(Extracted data entries)
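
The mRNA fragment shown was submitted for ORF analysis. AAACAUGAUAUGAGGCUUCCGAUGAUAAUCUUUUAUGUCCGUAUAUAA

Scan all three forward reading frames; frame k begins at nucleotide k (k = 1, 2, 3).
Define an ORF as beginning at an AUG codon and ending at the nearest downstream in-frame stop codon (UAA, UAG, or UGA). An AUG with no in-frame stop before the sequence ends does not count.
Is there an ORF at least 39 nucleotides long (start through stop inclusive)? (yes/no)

yes

Frame 1: AAA CAU GAU AUG AGG CUU CCG AUG AUA AUC UUU UAU GUC CGU AUA UAA — AUG at 10, stop UAA at 46 → 39 nt; AUG at 22, stop UAA at 46 → 27 nt.
Frame 2: AAC AUG AUA UGA GGC UUC CGA UGA UAA UCU UUU AUG UCC GUA UAU — AUG at 5, stop UGA at 11 → 9 nt.
Frame 3: ACA UGA UAU GAG GCU UCC GAU GAU AAU CUU UUA UGU CCG UAU AUA — no AUG→stop ORF.
Frame 1 has an ORF of 39 nucleotides (positions 10–48) ≥ 39, so yes.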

◆ Work instructions
With the line that contains "Is there an" as your start, reproduce the data above exactly through its last line, and nothing before that start.

◆ Exercise response
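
Is there an ORF at least 39 nucleotides long (start through stop inclusive)? (yes/no)

yes

Frame 1: AAA CAU GAU AUG AGG CUU CCG AUG AUA AUC UUU UAU GUC CGU AUA UAA — AUG at 10, stop UAA at 46 → 39 nt; AUG at 22, stop UAA at 46 → 27 nt.
Frame 2: AAC AUG AUA UGA GGC UUC CGA UGA UAA UCU UUU AUG UCC GUA UAU — AUG at 5, stop UGA at 11 → 9 nt.
Frame 3: ACA UGA UAU GAG GCU UCC GAU GAU AAU CUU UUA UGU CCG UAU AUA — no AUG→stop ORF.
Frame 1 has an ORF of 39 nucleotides (positions 10–48) ≥ 39, so yes.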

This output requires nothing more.